• [Dataset excerpts]:
__________
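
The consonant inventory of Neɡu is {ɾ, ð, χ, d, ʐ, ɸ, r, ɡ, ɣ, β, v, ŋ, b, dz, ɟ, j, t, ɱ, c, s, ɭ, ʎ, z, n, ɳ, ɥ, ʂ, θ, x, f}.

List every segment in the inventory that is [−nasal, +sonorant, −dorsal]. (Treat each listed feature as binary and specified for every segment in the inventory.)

ɾ, r, ɭ

Among the inventory, the [−nasal] segments are /ɾ, ð, χ, d, ʐ, ɸ, r, ɡ, ɣ, β, v, b, dz, ɟ, j, t, c, s, ɭ, ʎ, z, ɥ, ʂ, θ, x, f/.
Then [+sonorant] gives /ɾ, r, j, ɭ, ʎ, ɥ/.
Intersecting with [−dorsal] leaves /ɾ, r, ɭ/.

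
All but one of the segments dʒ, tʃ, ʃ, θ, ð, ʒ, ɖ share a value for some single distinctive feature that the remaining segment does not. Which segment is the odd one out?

[distributed] groups all but one: /tʃ, ʃ, ð, θ, dʒ, ʒ/ share [+distributed] while /ɖ/ (voiced retroflex stop) alone is [-distributed]. Removing any other segment would not leave a single-feature class that excludes it.

ɖ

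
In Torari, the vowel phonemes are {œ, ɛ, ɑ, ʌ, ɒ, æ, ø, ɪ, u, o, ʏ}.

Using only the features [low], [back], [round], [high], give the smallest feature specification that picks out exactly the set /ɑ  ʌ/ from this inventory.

[+back, −round]

/ɑ, ʌ/ are all [+back], [−round], and no other segment in the inventory matches both values. Dropping any one of them over-generates: [−round] alone would also admit /ɛ, æ, ɪ/; [+back] alone would also admit /ɒ, u, o/. No other single listed feature picks out exactly this set either, so fewer than two features will not do.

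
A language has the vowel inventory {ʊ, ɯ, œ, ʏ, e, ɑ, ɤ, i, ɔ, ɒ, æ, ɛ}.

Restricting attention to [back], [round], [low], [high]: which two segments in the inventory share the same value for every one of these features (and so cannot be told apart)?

On the given features, /ɛ/ and /e/ have an identical profile: [-back], [-round], [-low], [-high]. No other two segments in the inventory coincide on all 4 features. (They do differ in [tense], which is not among the given features.)

ɛ, e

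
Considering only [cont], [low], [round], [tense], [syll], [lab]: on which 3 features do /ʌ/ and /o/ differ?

[labial], [round], [tense]

/ʌ/ is the mid back unrounded lax vowel and /o/ is the mid back rounded tense vowel. Both are [+continuant], [−low], [+syllabic]. /ʌ/ is [−labial] while /o/ is [+labial]; /ʌ/ is [−round] while /o/ is [+round]; /ʌ/ is [−tense] while /o/ is [+tense], so the distinguishing features are [labial], [round], [tense].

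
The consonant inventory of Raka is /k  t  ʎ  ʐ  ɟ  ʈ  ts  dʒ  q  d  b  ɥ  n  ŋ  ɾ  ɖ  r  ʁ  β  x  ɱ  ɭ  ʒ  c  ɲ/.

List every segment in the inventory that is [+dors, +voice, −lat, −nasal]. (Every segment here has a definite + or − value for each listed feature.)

The [+dorsal] segments are /k, ʎ, ɟ, q, ɥ, ŋ, ʁ, x, c, ɲ/.
Among these, [+voice] gives /ʎ, ɟ, ɥ, ŋ, ʁ, ɲ/.
Of those, [−lateral] gives /ɟ, ɥ, ŋ, ʁ, ɲ/.
Within that set, [−nasal] leaves /ɟ, ɥ, ʁ/.

ɟ, ɥ, ʁ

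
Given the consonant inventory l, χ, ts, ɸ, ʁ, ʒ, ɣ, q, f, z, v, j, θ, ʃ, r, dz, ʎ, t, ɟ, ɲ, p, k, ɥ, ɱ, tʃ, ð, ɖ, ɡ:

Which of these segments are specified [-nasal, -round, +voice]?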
__________
• [Prompt]: Take the line that contains "A language has" and every line after it in the material above. Set those lines down exactly and nothing more.

• [Written answer]:
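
A language has the vowel inventory {ʊ, ɯ, œ, ʏ, e, ɑ, ɤ, i, ɔ, ɒ, æ, ɛ}.

Restricting attention to [back], [round], [low], [high]: which two segments in the inventory share the same value for every one of these features (and so cannot be told apart)?

On the given features, /ɛ/ and /e/ have an identical profile: [-back], [-round], [-low], [-high]. No other two segments in the inventory coincide on all 4 features. (They do differ in [tense], which is not among the given features.)

ɛ, e

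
Considering only [cont], [low], [round], [tense], [syll], [lab]: on which 3 features do /ʌ/ and /o/ differ?

[labial], [round], [tense]

/ʌ/ is the mid back unrounded lax vowel and /o/ is the mid back rounded tense vowel. Both are [+continuant], [−low], [+syllabic]. /ʌ/ is [−labial] while /o/ is [+labial]; /ʌ/ is [−round] while /o/ is [+round]; /ʌ/ is [−tense] while /o/ is [+tense], so the distinguishing features are [labial], [round], [tense].

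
The consonant inventory of Raka is /k  t  ʎ  ʐ  ɟ  ʈ  ts  dʒ  q  d  b  ɥ  n  ŋ  ɾ  ɖ  r  ʁ  β  x  ɱ  ɭ  ʒ  c  ɲ/.

List every segment in the inventory that is [+dors, +voice, −lat, −nasal]. (Every segment here has a definite + or − value for each listed feature.)

The [+dorsal] segments are /k, ʎ, ɟ, q, ɥ, ŋ, ʁ, x, c, ɲ/.
Among these, [+voice] gives /ʎ, ɟ, ɥ, ŋ, ʁ, ɲ/.
Of those, [−lateral] gives /ɟ, ɥ, ŋ, ʁ, ɲ/.
Within that set, [−nasal] leaves /ɟ, ɥ, ʁ/.

ɟ, ɥ, ʁ

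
Given the consonant inventory l, χ, ts, ɸ, ʁ, ʒ, ɣ, q, f, z, v, j, θ, ʃ, r, dz, ʎ, t, ɟ, ɲ, p, k, ɥ, ɱ, tʃ, ð, ɖ, ɡ:

Which of these segments are specified [-nasal, -round, +voice]?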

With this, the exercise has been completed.